## Source records
—————
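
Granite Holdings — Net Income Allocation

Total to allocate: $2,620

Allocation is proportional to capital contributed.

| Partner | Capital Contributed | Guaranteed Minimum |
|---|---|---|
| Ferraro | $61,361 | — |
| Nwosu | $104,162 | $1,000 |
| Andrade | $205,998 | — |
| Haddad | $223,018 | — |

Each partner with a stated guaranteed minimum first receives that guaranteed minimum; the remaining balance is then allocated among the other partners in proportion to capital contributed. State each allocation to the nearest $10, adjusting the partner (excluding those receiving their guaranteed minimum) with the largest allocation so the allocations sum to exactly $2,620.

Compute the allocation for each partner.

Minimums first: Nwosu $1,000. Remaining pool $1,620.
Remaining pool split over remaining capital contributed 490,377: Ferraro 202.71 → $200; Andrade 680.53 → $680; Haddad 736.76 → $740.

Ferraro: $200 | Nwosu: $1,000 | Andrade: $680 | Haddad: $740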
—————
## Your assignment
Copy every line of the records above exactly.

## Answer for the task
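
Granite Holdings — Net Income Allocation

Total to allocate: $2,620

Allocation is proportional to capital contributed.

| Partner | Capital Contributed | Guaranteed Minimum |
|---|---|---|
| Ferraro | $61,361 | — |
| Nwosu | $104,162 | $1,000 |
| Andrade | $205,998 | — |
| Haddad | $223,018 | — |

Each partner with a stated guaranteed minimum first receives that guaranteed minimum; the remaining balance is then allocated among the other partners in proportion to capital contributed. State each allocation to the nearest $10, adjusting the partner (excluding those receiving their guaranteed minimum) with the largest allocation so the allocations sum to exactly $2,620.

Compute the allocation for each partner.

Minimums first: Nwosu $1,000. Remaining pool $1,620.
Remaining pool split over remaining capital contributed 490,377: Ferraro 202.71 → $200; Andrade 680.53 → $680; Haddad 736.76 → $740.

Ferraro: $200 | Nwosu: $1,000 | Andrade: $680 | Haddad: $740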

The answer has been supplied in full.